The answer should be each line from the entries below that has the word "What" in it.
===============
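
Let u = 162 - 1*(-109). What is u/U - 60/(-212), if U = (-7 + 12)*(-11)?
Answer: -13538/2915 ≈ -4.6443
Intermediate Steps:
u = 271 (u = 162 + 109 = 271)
U = -55 (U = 5*(-11) = -55)
u/U - 60/(-212) = 271/(-55) - 60/(-212) = 271*(-1/55) - 60*(-1/212) = -271/55 + 15/53 = -13538/2915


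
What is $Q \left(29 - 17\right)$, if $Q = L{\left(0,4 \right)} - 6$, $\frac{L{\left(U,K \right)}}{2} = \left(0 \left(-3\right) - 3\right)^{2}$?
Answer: $144$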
===============
Written response:
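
Let u = 162 - 1*(-109). What is u/U - 60/(-212), if U = (-7 + 12)*(-11)?
What is $Q \left(29 - 17\right)$, if $Q = L{\left(0,4 \right)} - 6$, $\frac{L{\left(U,K \right)}}{2} = \left(0 \left(-3\right) - 3\right)^{2}$?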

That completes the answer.